* RECORDS PROVIDED:
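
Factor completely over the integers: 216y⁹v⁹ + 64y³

Every term has a factor of 8y³; factoring it out leaves 27y⁶v⁹ + 8.
Recognize a sum of cubes with the parts 2 and 3y²v³.

8y³(3y²v³ + 2)(9y⁴v⁶ - 6y²v³ + 4)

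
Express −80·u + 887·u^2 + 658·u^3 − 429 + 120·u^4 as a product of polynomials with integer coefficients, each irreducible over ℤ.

(4·u + 13)·(5·u − 3)·(6·u + 11)·(u + 1)

Among the possible rational roots, u = −1 is a root, giving the factor (u + 1) and quotient 120·u^3 + 538·u^2 + 349·u − 429.
Then u = 3/5 is a root, giving the factor (5·u − 3) and quotient 24·u^2 + 122·u + 143.
The remaining quadratic factors as (6·u + 11)(4·u + 13).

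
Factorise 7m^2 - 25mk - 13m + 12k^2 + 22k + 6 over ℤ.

Group: 7m(m - 3k - 1) + (-4k - 6)(m - 3k - 1); both groups contain (m - 3k - 1).

(m - 3k - 1)(7m - 4k - 6)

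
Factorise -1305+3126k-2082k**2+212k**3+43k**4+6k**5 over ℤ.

(6k-5)(k-1)(k-3)(k**2+12k+87)

Among the possible rational roots, k = 5/6 is a root, giving the factor (6k-5) and quotient k**4+8k**3+42k**2-312k+261.
Next, k = 1 is a root, so (k-1) divides it; the quotient is k**3+9k**2+51k-261.
Then k = 3 is a root, so (k-3) is a factor; dividing leaves k**2+12k+87.
The quadratic k**2+12k+87 has discriminant -204 < 0 and is irreducible over ℤ.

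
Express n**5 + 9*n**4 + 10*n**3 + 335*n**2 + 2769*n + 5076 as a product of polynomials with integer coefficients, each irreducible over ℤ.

By the rational root theorem, n = -9 is a root, giving the factor (n + 9) and quotient n**4 + 10*n**2 + 245*n + 564.
Continuing, n = -4 is a root, giving the factor (n + 4) and quotient n**3 - 4*n**2 + 26*n + 141.
Then n = -3 is a root, so (n + 3) divides it; the quotient is n**2 - 7*n + 47.
The quadratic n**2 - 7*n + 47 has discriminant -139 < 0 and is irreducible over ℤ.

(n + 3)*(n + 4)*(n + 9)*(n**2 - 7*n + 47)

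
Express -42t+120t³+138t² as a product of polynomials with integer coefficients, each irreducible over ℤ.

6t(4t-1)(5t+7)

Pull out the common factor 6t, then factor the remaining trinomial.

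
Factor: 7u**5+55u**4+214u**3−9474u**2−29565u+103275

(7u−15)(u+5)(u−9)(u**2+14u+153)

By the rational root theorem, u = 9 is a root, so (u−9) divides it; the quotient is 7u**4+118u**3+1276u**2+2010u−11475.
Continuing, u = 15/7 is a root, giving the factor (7u−15) and quotient u**3+19u**2+223u+765.
Continuing, u = −5 is a root, so (u+5) is a factor; dividing leaves u**2+14u+153.
The quadratic u**2+14u+153 has discriminant −416 < 0 and is irreducible over ℤ.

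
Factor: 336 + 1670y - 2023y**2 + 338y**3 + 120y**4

Trying the rational-root candidates, y = -6 is a root, so (y + 6) divides it; the quotient is 120y**3 - 382y**2 + 269y + 56.
Next, y = 7/4 is a root, giving the factor (4y - 7) and quotient 30y**2 - 43y - 8.
The remaining quadratic factors as (6y + 1)(5y - 8).

(4y - 7)(5y - 8)(6y + 1)(y + 6)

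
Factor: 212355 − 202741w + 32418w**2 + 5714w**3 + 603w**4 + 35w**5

(5w − 11)(7w − 11)(w + 13)(w**2 + 8w + 135)

Among the possible rational roots, w = 11/5 is a root, so (5w − 11) divides it; the quotient is 7w**4 + 136w**3 + 1442w**2 + 9656w − 19305.
Then w = −13 is a root, giving the factor (w + 13) and quotient 7w**3 + 45w**2 + 857w − 1485.
Then w = 11/7 is a root, so (7w − 11) divides it; the quotient is w**2 + 8w + 135.
The quadratic w**2 + 8w + 135 has discriminant −476 < 0 and is irreducible over ℤ.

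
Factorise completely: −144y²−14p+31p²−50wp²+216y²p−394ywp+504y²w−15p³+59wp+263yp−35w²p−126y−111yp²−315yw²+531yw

(8y−5w−5p+7)(7w+3p−2)(9y+p)

Group: 9y(56yw+24yp−16y−35w²−50wp+59w−15p²+31p−14) + p(56yw+24yp−16y−35w²−50wp+59w−15p²+31p−14); both groups contain (56yw+24yp−16y−35w²−50wp+59w−15p²+31p−14), so (9y+p) is a factor with cofactor 56yw+24yp−16y−35w²−50wp+59w−15p²+31p−14.
The cofactor groups again: 56yw+24yp−16y−35w²−50wp+59w−15p²+31p−14 = 7w(8y−5w−5p+7) + (3p−2)(8y−5w−5p+7); both groups contain (8y−5w−5p+7), giving (7w+3p−2)(8y−5w−5p+7).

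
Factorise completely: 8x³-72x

8x(x+3)(x-3)

Every term has a factor of 8x. Then x²-9 = (x)² − (3)².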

* ASSIGNMENT:
Every entry must be duplicated exactly as it stands.

* ANSWER TO THIS TASK:
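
Factor completely over the integers: 216y⁹v⁹ + 64y³

Every term has a factor of 8y³; factoring it out leaves 27y⁶v⁹ + 8.
Recognize a sum of cubes with the parts 2 and 3y²v³.

8y³(3y²v³ + 2)(9y⁴v⁶ - 6y²v³ + 4)

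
Express −80·u + 887·u^2 + 658·u^3 − 429 + 120·u^4 as a product of polynomials with integer coefficients, each irreducible over ℤ.

(4·u + 13)·(5·u − 3)·(6·u + 11)·(u + 1)

Among the possible rational roots, u = −1 is a root, giving the factor (u + 1) and quotient 120·u^3 + 538·u^2 + 349·u − 429.
Then u = 3/5 is a root, giving the factor (5·u − 3) and quotient 24·u^2 + 122·u + 143.
The remaining quadratic factors as (6·u + 11)(4·u + 13).

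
Factorise 7m^2 - 25mk - 13m + 12k^2 + 22k + 6 over ℤ.

Group: 7m(m - 3k - 1) + (-4k - 6)(m - 3k - 1); both groups contain (m - 3k - 1).

(m - 3k - 1)(7m - 4k - 6)

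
Factorise -1305+3126k-2082k**2+212k**3+43k**4+6k**5 over ℤ.

(6k-5)(k-1)(k-3)(k**2+12k+87)

Among the possible rational roots, k = 5/6 is a root, giving the factor (6k-5) and quotient k**4+8k**3+42k**2-312k+261.
Next, k = 1 is a root, so (k-1) divides it; the quotient is k**3+9k**2+51k-261.
Then k = 3 is a root, so (k-3) is a factor; dividing leaves k**2+12k+87.
The quadratic k**2+12k+87 has discriminant -204 < 0 and is irreducible over ℤ.

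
Express n**5 + 9*n**4 + 10*n**3 + 335*n**2 + 2769*n + 5076 as a product of polynomials with integer coefficients, each irreducible over ℤ.

By the rational root theorem, n = -9 is a root, giving the factor (n + 9) and quotient n**4 + 10*n**2 + 245*n + 564.
Continuing, n = -4 is a root, giving the factor (n + 4) and quotient n**3 - 4*n**2 + 26*n + 141.
Then n = -3 is a root, so (n + 3) divides it; the quotient is n**2 - 7*n + 47.
The quadratic n**2 - 7*n + 47 has discriminant -139 < 0 and is irreducible over ℤ.

(n + 3)*(n + 4)*(n + 9)*(n**2 - 7*n + 47)

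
Express -42t+120t³+138t² as a product of polynomials with integer coefficients, each irreducible over ℤ.

6t(4t-1)(5t+7)

Pull out the common factor 6t, then factor the remaining trinomial.

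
Factor: 7u**5+55u**4+214u**3−9474u**2−29565u+103275

(7u−15)(u+5)(u−9)(u**2+14u+153)

By the rational root theorem, u = 9 is a root, so (u−9) divides it; the quotient is 7u**4+118u**3+1276u**2+2010u−11475.
Continuing, u = 15/7 is a root, giving the factor (7u−15) and quotient u**3+19u**2+223u+765.
Continuing, u = −5 is a root, so (u+5) is a factor; dividing leaves u**2+14u+153.
The quadratic u**2+14u+153 has discriminant −416 < 0 and is irreducible over ℤ.

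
Factor: 336 + 1670y - 2023y**2 + 338y**3 + 120y**4

Trying the rational-root candidates, y = -6 is a root, so (y + 6) divides it; the quotient is 120y**3 - 382y**2 + 269y + 56.
Next, y = 7/4 is a root, giving the factor (4y - 7) and quotient 30y**2 - 43y - 8.
The remaining quadratic factors as (6y + 1)(5y - 8).

(4y - 7)(5y - 8)(6y + 1)(y + 6)

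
Factor: 212355 − 202741w + 32418w**2 + 5714w**3 + 603w**4 + 35w**5

(5w − 11)(7w − 11)(w + 13)(w**2 + 8w + 135)

Among the possible rational roots, w = 11/5 is a root, so (5w − 11) divides it; the quotient is 7w**4 + 136w**3 + 1442w**2 + 9656w − 19305.
Then w = −13 is a root, giving the factor (w + 13) and quotient 7w**3 + 45w**2 + 857w − 1485.
Then w = 11/7 is a root, so (7w − 11) divides it; the quotient is w**2 + 8w + 135.
The quadratic w**2 + 8w + 135 has discriminant −476 < 0 and is irreducible over ℤ.

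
Factorise completely: −144y²−14p+31p²−50wp²+216y²p−394ywp+504y²w−15p³+59wp+263yp−35w²p−126y−111yp²−315yw²+531yw

(8y−5w−5p+7)(7w+3p−2)(9y+p)

Group: 9y(56yw+24yp−16y−35w²−50wp+59w−15p²+31p−14) + p(56yw+24yp−16y−35w²−50wp+59w−15p²+31p−14); both groups contain (56yw+24yp−16y−35w²−50wp+59w−15p²+31p−14), so (9y+p) is a factor with cofactor 56yw+24yp−16y−35w²−50wp+59w−15p²+31p−14.
The cofactor groups again: 56yw+24yp−16y−35w²−50wp+59w−15p²+31p−14 = 7w(8y−5w−5p+7) + (3p−2)(8y−5w−5p+7); both groups contain (8y−5w−5p+7), giving (7w+3p−2)(8y−5w−5p+7).

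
Factorise completely: 8x³-72x

8x(x+3)(x-3)

Every term has a factor of 8x. Then x²-9 = (x)² − (3)².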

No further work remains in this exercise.